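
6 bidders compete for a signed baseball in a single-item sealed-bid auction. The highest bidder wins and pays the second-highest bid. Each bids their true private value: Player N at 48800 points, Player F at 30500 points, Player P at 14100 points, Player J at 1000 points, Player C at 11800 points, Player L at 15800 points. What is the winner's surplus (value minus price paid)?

Sorted high to low: Player N 48800 points; Player F 30500 points; Player L 15800 points; Player P 14100 points; Player C 11800 points; Player J 1000 points.
Player N wins with the top bid and pays the second-highest, 30500 points.
Surplus = 48800 points − 30500 points = 18300 points.

Surplus = 18300 points.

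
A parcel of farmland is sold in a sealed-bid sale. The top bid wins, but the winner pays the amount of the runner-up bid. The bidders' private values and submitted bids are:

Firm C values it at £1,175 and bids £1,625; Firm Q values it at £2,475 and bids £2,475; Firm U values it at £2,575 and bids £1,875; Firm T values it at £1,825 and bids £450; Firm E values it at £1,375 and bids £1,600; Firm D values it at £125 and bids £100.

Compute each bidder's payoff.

Bids in descending order: Firm Q £2,475, then Firm U £1,875, then Firm C £1,625, then Firm E £1,600, then Firm T £450, then Firm D £100.
Firm Q has the top bid and wins; the price is the second-highest bid, £1,875.
Firm Q's payoff = £2,475 − £1,875 = £600. All other bidders lose, so their payoff is 0.

Firm C £0, Firm Q £600, Firm U £0, Firm T £0, Firm E £0, Firm D £0.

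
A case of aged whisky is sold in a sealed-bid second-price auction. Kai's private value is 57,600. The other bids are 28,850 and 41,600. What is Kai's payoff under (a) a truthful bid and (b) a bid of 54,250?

Truthful: 16,000; alternative: 16,000.

The highest competing bid is 41,600.
Bidding truthfully at 57,600: Kai has the top bid, wins, and pays the second-highest bid 41,600. Payoff = 57,600 − 41,600 = 16,000.
Bidding 54,250: Kai has the top bid, wins, and pays the second-highest bid 41,600. Payoff = 57,600 − 41,600 = 16,000.
The bid only affects whether you win, not the price — here both bids land on the same side of the top rival bid, so the deviation is payoff-neutral.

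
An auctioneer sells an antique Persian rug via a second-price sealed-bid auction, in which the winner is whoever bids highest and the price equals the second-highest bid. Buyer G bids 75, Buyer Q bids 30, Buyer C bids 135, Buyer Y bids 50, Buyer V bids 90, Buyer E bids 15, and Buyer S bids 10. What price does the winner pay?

Price paid: 90.

Ordered from highest: Buyer C 135 > Buyer V 90 > Buyer G 75 > Buyer Y 50 > Buyer Q 30 > Buyer E 15 > Buyer S 10.
Buyer C is the highest bidder, so Buyer C wins.
Under the second-price rule, the price is the second-highest bid: 90.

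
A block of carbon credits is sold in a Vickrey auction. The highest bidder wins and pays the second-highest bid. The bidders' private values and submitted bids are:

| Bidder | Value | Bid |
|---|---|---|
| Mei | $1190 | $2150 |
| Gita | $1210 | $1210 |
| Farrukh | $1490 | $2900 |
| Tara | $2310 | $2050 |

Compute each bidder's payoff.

Ordered from highest: Farrukh $2900; Mei $2150; Tara $2050; Gita $1210.
Farrukh has the top bid and wins; the price is the second-highest bid, $2150.
Farrukh's payoff = $1490 − $2150 = -$660. All other bidders lose, so their payoff is 0.

Mei $0, Gita $0, Farrukh -$660, Tara $0.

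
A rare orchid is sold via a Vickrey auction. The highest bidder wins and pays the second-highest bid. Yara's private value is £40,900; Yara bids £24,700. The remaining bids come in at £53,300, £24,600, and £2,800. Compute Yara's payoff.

Highest competing bid: £53,300.
Yara's bid £24,700 is not the highest, so Yara loses, pays nothing, and earns zero payoff.

£0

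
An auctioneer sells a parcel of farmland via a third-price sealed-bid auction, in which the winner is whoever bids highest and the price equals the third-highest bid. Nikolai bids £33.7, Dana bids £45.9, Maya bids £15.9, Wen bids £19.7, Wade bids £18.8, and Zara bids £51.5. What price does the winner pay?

£33.7

Ordered from highest: Zara £51.5, then Dana £45.9, then Nikolai £33.7, then Wen £19.7, then Wade £18.8, then Maya £15.9.
Zara is the highest bidder, so Zara wins.
Under the third-price rule, the price is the third-highest bid: £33.7.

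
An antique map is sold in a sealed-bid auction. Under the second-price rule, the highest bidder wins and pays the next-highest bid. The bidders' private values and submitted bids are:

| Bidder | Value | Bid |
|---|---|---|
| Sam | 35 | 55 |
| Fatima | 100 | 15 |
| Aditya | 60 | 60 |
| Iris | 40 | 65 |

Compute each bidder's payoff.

Sorted high to low: Iris 65; Aditya 60; Sam 55; Fatima 15.
Iris has the top bid and wins; the price is the second-highest bid, 60.
Iris's payoff = 40 − 60 = -20. All other bidders lose, so their payoff is 0.

Payoffs: Sam 0, Fatima 0, Aditya 0, Iris -20.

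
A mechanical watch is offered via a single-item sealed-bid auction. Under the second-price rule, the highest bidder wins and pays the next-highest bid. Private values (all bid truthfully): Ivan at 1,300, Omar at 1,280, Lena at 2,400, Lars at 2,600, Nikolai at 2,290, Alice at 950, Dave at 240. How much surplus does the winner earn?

Sorted high to low: Lars 2,600, then Lena 2,400, then Nikolai 2,290, then Ivan 1,300, then Omar 1,280, then Alice 950, then Dave 240.
Lars wins with the top bid and pays the second-highest, 2,400.
Surplus = 2,600 − 2,400 = 200.

Winner's surplus: 200.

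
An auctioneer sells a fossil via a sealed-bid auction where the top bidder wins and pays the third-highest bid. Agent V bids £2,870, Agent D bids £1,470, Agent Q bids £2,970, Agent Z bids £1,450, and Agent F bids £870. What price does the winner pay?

Bids in descending order: Agent Q £2,970 > Agent V £2,870 > Agent D £1,470 > Agent Z £1,450 > Agent F £870.
Agent Q is the highest bidder, so Agent Q wins.
Under the third-price rule, the price is the third-highest bid: £1,470.

The winner pays £1,470.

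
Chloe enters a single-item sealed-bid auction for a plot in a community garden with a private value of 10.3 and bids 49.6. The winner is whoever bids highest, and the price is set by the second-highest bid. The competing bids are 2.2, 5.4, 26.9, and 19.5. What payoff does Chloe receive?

Payoff = -16.6.

Highest competing bid: 26.9.
Chloe's bid 49.6 is the highest overall, so Chloe wins and pays the second-highest bid, 26.9.
Payoff = value − price = 10.3 − 26.9 = -16.6.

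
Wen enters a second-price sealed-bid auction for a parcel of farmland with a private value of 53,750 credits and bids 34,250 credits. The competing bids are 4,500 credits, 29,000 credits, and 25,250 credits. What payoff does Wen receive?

24,750 credits

Highest competing bid: 29,000 credits.
Wen's bid 34,250 credits is the highest overall, so Wen wins and pays the second-highest bid, 29,000 credits.
Payoff = value − price = 53,750 credits − 29,000 credits = 24,750 credits.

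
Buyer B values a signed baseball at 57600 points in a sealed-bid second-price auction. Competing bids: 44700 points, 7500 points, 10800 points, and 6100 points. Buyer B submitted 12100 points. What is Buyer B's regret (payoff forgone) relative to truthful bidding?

The highest competing bid is 44700 points.
Bidding truthfully at 57600 points: Buyer B has the top bid, wins, and pays the second-highest bid 44700 points. Payoff = 57600 points − 44700 points = 12900 points.
Bidding 12100 points: the top bid is 44700 points (a rival), so Buyer B loses. Payoff = 0 points.
Regret = truthful payoff − actual payoff = 12900 points − 0 points = 12900 points.
This is the dominant-strategy logic: truthful bidding weakly beats any alternative.

12900 points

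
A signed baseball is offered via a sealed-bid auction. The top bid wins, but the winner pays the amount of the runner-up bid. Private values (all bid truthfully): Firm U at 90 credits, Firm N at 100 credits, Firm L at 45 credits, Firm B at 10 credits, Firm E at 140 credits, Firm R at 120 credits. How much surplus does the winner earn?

Bids in descending order: Firm E 140 credits, then Firm R 120 credits, then Firm N 100 credits, then Firm U 90 credits, then Firm L 45 credits, then Firm B 10 credits.
Firm E wins with the top bid and pays the second-highest, 120 credits.
Surplus = 140 credits − 120 credits = 20 credits.

Winner's surplus: 20 credits.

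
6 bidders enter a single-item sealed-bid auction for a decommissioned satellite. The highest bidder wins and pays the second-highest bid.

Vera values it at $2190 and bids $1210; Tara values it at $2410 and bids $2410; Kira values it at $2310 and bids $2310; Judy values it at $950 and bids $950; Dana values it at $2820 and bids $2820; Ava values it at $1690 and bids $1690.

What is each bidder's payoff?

Vera $0, Tara $0, Kira $0, Judy $0, Dana $410, Ava $0.

Ordered from highest: Dana $2820 > Tara $2410 > Kira $2310 > Ava $1690 > Vera $1210 > Judy $950.
Dana has the top bid and wins; the price is the second-highest bid, $2410.
Dana's payoff = $2820 − $2410 = $410. All other bidders lose, so their payoff is 0.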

• • • • • • •

**Problem details:** Within the material above, extract exactly the lines that start at the line containing "An auctioneer sells a parcel" and stop after the line containing "An antique map", and only those.

**Reply to the exercise:**
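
An auctioneer sells a parcel of farmland via a third-price sealed-bid auction, in which the winner is whoever bids highest and the price equals the third-highest bid. Nikolai bids £33.7, Dana bids £45.9, Maya bids £15.9, Wen bids £19.7, Wade bids £18.8, and Zara bids £51.5. What price does the winner pay?

£33.7

Ordered from highest: Zara £51.5, then Dana £45.9, then Nikolai £33.7, then Wen £19.7, then Wade £18.8, then Maya £15.9.
Zara is the highest bidder, so Zara wins.
Under the third-price rule, the price is the third-highest bid: £33.7.

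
An antique map is sold in a sealed-bid auction. Under the second-price rule, the highest bidder wins and pays the next-highest bid. The bidders' private values and submitted bids are: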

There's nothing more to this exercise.